# AIM OF THE TASK:
Please repeat the listing exactly, starting at its first line and stopping after the line that contains "Gather s: -1^2".

# DATA TO PROCESS:
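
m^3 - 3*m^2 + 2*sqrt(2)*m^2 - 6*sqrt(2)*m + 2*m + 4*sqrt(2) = (m - 2)*(m - 1)*(m + 2*sqrt(2))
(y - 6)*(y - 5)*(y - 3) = y^3 - 14*y^2 + 63*y - 90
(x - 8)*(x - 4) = x^2 - 12*x + 32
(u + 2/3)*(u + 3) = u^2 + 11*u/3 + 2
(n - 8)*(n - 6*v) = n^2 - 6*n*v - 8*n + 48*v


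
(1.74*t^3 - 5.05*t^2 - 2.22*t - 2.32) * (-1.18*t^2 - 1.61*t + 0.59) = -2.0532*t^5 + 3.1576*t^4 + 11.7767*t^3 + 3.3323*t^2 + 2.4254*t - 1.3688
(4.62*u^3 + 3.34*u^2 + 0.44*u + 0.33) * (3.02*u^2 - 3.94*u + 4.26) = 13.9524*u^5 - 8.116*u^4 + 7.8504*u^3 + 13.4914*u^2 + 0.5742*u + 1.4058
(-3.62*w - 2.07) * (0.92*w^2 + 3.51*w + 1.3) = -3.3304*w^3 - 14.6106*w^2 - 11.9717*w - 2.691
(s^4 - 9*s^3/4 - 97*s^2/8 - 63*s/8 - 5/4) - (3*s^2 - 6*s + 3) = s^4 - 9*s^3/4 - 121*s^2/8 - 15*s/8 - 17/4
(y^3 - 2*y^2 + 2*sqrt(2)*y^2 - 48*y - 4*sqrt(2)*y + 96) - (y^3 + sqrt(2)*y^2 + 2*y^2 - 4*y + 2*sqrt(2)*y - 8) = -4*y^2 + sqrt(2)*y^2 - 44*y - 6*sqrt(2)*y + 104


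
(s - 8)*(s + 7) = s^2 - s - 56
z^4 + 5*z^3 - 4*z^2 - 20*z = z*(z - 2)*(z + 2)*(z + 5)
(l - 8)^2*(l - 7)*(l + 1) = l^4 - 22*l^3 + 153*l^2 - 272*l - 448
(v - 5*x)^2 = v^2 - 10*v*x + 25*x^2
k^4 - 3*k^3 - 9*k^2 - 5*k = k*(k - 5)*(k + 1)^2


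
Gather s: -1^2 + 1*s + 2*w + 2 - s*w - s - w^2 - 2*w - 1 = -s*w - w^2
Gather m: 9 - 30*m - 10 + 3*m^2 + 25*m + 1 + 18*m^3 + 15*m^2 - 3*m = 18*m^3 + 18*m^2 - 8*m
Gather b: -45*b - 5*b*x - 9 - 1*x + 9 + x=b*(-5*x - 45)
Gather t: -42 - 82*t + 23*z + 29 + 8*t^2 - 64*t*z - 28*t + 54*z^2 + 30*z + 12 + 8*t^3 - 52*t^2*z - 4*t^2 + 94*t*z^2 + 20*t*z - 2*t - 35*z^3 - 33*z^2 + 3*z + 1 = 8*t^3 + t^2*(4 - 52*z) + t*(94*z^2 - 44*z - 112) - 35*z^3 + 21*z^2 + 56*z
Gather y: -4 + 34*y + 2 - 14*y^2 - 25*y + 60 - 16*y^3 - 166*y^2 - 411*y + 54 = -16*y^3 - 180*y^2 - 402*y + 112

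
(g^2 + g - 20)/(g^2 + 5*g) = (g - 4)/g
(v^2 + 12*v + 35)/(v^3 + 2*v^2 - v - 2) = (v^2 + 12*v + 35)/(v^3 + 2*v^2 - v - 2)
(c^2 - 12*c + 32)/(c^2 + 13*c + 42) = (c^2 - 12*c + 32)/(c^2 + 13*c + 42)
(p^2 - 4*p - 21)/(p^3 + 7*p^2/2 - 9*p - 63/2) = 2*(p - 7)/(2*p^2 + p - 21)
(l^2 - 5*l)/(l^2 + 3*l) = (l - 5)/(l + 3)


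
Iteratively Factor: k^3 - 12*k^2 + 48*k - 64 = (k - 4)*(k^2 - 8*k + 16) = (k - 4)^2*(k - 4)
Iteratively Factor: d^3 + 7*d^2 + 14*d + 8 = (d + 1)*(d^2 + 6*d + 8) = (d + 1)*(d + 4)*(d + 2)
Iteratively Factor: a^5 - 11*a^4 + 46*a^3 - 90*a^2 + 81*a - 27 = (a - 1)*(a^4 - 10*a^3 + 36*a^2 - 54*a + 27) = (a - 1)^2*(a^3 - 9*a^2 + 27*a - 27) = (a - 3)*(a - 1)^2*(a^2 - 6*a + 9) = (a - 3)^2*(a - 1)^2*(a - 3)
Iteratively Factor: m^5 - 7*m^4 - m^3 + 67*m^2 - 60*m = (m + 3)*(m^4 - 10*m^3 + 29*m^2 - 20*m) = (m - 1)*(m + 3)*(m^3 - 9*m^2 + 20*m) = (m - 4)*(m - 1)*(m + 3)*(m^2 - 5*m) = m*(m - 4)*(m - 1)*(m + 3)*(m - 5)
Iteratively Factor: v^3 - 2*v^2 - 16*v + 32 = (v - 2)*(v^2 - 16) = (v - 4)*(v - 2)*(v + 4)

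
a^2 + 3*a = a*(a + 3)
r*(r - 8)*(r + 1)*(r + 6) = r^4 - r^3 - 50*r^2 - 48*r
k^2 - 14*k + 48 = (k - 8)*(k - 6)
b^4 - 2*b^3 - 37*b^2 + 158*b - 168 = (b - 4)*(b - 3)*(b - 2)*(b + 7)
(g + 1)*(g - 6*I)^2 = g^3 + g^2 - 12*I*g^2 - 36*g - 12*I*g - 36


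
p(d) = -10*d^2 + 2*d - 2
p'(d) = 2 - 20*d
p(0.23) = -2.07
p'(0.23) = -2.60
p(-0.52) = -5.74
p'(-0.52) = 12.40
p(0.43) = -2.99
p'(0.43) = -6.60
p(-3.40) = -124.40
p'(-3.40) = 70.00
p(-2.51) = -70.02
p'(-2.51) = 52.20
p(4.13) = -164.31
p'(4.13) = -80.60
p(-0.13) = -2.43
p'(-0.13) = 4.60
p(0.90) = -8.30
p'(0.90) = -16.00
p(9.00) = -794.00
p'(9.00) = -178.00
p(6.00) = -350.00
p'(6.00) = -118.00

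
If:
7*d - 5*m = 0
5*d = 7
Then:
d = 7/5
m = 49/25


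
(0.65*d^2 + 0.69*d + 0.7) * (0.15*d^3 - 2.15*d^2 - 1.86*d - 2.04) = 0.0975*d^5 - 1.294*d^4 - 2.5875*d^3 - 4.1144*d^2 - 2.7096*d - 1.428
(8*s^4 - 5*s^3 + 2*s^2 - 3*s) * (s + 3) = 8*s^5 + 19*s^4 - 13*s^3 + 3*s^2 - 9*s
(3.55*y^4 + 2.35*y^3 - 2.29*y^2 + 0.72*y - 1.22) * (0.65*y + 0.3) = 2.3075*y^5 + 2.5925*y^4 - 0.7835*y^3 - 0.219*y^2 - 0.577*y - 0.366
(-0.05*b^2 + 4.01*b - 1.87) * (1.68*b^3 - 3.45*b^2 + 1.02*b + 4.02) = -0.084*b^5 + 6.9093*b^4 - 17.0271*b^3 + 10.3407*b^2 + 14.2128*b - 7.5174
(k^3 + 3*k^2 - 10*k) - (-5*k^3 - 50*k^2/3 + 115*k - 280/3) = 6*k^3 + 59*k^2/3 - 125*k + 280/3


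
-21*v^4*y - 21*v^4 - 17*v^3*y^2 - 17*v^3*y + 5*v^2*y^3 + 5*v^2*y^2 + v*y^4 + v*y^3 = (-3*v + y)*(v + y)*(7*v + y)*(v*y + v)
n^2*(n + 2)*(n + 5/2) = n^4 + 9*n^3/2 + 5*n^2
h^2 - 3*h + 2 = (h - 2)*(h - 1)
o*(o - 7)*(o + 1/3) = o^3 - 20*o^2/3 - 7*o/3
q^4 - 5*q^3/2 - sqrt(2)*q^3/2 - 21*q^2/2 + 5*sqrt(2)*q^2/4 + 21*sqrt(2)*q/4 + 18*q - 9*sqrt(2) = (q - 4)*(q - 3/2)*(q + 3)*(q - sqrt(2)/2)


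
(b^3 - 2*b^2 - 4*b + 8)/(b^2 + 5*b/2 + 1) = 2*(b^2 - 4*b + 4)/(2*b + 1)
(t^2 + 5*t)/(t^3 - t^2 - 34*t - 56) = t*(t + 5)/(t^3 - t^2 - 34*t - 56)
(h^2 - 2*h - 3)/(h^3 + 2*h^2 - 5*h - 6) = (h - 3)/(h^2 + h - 6)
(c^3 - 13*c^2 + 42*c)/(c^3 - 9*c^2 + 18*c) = (c - 7)/(c - 3)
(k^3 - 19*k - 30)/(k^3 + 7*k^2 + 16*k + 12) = (k - 5)/(k + 2)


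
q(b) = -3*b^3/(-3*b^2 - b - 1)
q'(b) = -3*b^3*(6*b + 1)/(-3*b^2 - b - 1)^2 - 9*b^2/(-3*b^2 - b - 1)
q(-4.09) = -4.36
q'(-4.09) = 1.02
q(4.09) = 3.71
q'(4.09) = 1.01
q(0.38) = 0.09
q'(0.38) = 0.55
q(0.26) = 0.04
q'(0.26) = 0.35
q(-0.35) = -0.13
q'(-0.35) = 0.95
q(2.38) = 1.99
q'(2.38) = 1.01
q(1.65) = 1.25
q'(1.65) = 1.01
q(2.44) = 2.05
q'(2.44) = 1.01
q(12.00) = 11.65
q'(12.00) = 1.00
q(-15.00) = -15.32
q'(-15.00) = 1.00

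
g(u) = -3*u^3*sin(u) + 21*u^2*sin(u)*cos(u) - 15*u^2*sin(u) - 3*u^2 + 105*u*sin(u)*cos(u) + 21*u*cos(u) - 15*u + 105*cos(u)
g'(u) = -3*u^3*cos(u) - 21*u^2*sin(u)^2 - 9*u^2*sin(u) + 21*u^2*cos(u)^2 - 15*u^2*cos(u) - 105*u*sin(u)^2 + 42*u*sin(u)*cos(u) - 51*u*sin(u) + 105*u*cos(u)^2 - 6*u + 105*sin(u)*cos(u) - 105*sin(u) + 21*cos(u) - 15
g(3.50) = 58.39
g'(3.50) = 928.76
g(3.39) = -42.65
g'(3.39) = 902.46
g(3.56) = 114.15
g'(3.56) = 927.76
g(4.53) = 572.86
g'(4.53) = -221.77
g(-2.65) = -55.87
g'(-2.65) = -33.49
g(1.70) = -140.46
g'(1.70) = -490.10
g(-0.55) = 112.02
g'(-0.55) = -15.40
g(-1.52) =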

# RESPONSE AREA:
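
m^3 - 3*m^2 + 2*sqrt(2)*m^2 - 6*sqrt(2)*m + 2*m + 4*sqrt(2) = (m - 2)*(m - 1)*(m + 2*sqrt(2))
(y - 6)*(y - 5)*(y - 3) = y^3 - 14*y^2 + 63*y - 90
(x - 8)*(x - 4) = x^2 - 12*x + 32
(u + 2/3)*(u + 3) = u^2 + 11*u/3 + 2
(n - 8)*(n - 6*v) = n^2 - 6*n*v - 8*n + 48*v


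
(1.74*t^3 - 5.05*t^2 - 2.22*t - 2.32) * (-1.18*t^2 - 1.61*t + 0.59) = -2.0532*t^5 + 3.1576*t^4 + 11.7767*t^3 + 3.3323*t^2 + 2.4254*t - 1.3688
(4.62*u^3 + 3.34*u^2 + 0.44*u + 0.33) * (3.02*u^2 - 3.94*u + 4.26) = 13.9524*u^5 - 8.116*u^4 + 7.8504*u^3 + 13.4914*u^2 + 0.5742*u + 1.4058
(-3.62*w - 2.07) * (0.92*w^2 + 3.51*w + 1.3) = -3.3304*w^3 - 14.6106*w^2 - 11.9717*w - 2.691
(s^4 - 9*s^3/4 - 97*s^2/8 - 63*s/8 - 5/4) - (3*s^2 - 6*s + 3) = s^4 - 9*s^3/4 - 121*s^2/8 - 15*s/8 - 17/4
(y^3 - 2*y^2 + 2*sqrt(2)*y^2 - 48*y - 4*sqrt(2)*y + 96) - (y^3 + sqrt(2)*y^2 + 2*y^2 - 4*y + 2*sqrt(2)*y - 8) = -4*y^2 + sqrt(2)*y^2 - 44*y - 6*sqrt(2)*y + 104


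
(s - 8)*(s + 7) = s^2 - s - 56
z^4 + 5*z^3 - 4*z^2 - 20*z = z*(z - 2)*(z + 2)*(z + 5)
(l - 8)^2*(l - 7)*(l + 1) = l^4 - 22*l^3 + 153*l^2 - 272*l - 448
(v - 5*x)^2 = v^2 - 10*v*x + 25*x^2
k^4 - 3*k^3 - 9*k^2 - 5*k = k*(k - 5)*(k + 1)^2


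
Gather s: -1^2 + 1*s + 2*w + 2 - s*w - s - w^2 - 2*w - 1 = -s*w - w^2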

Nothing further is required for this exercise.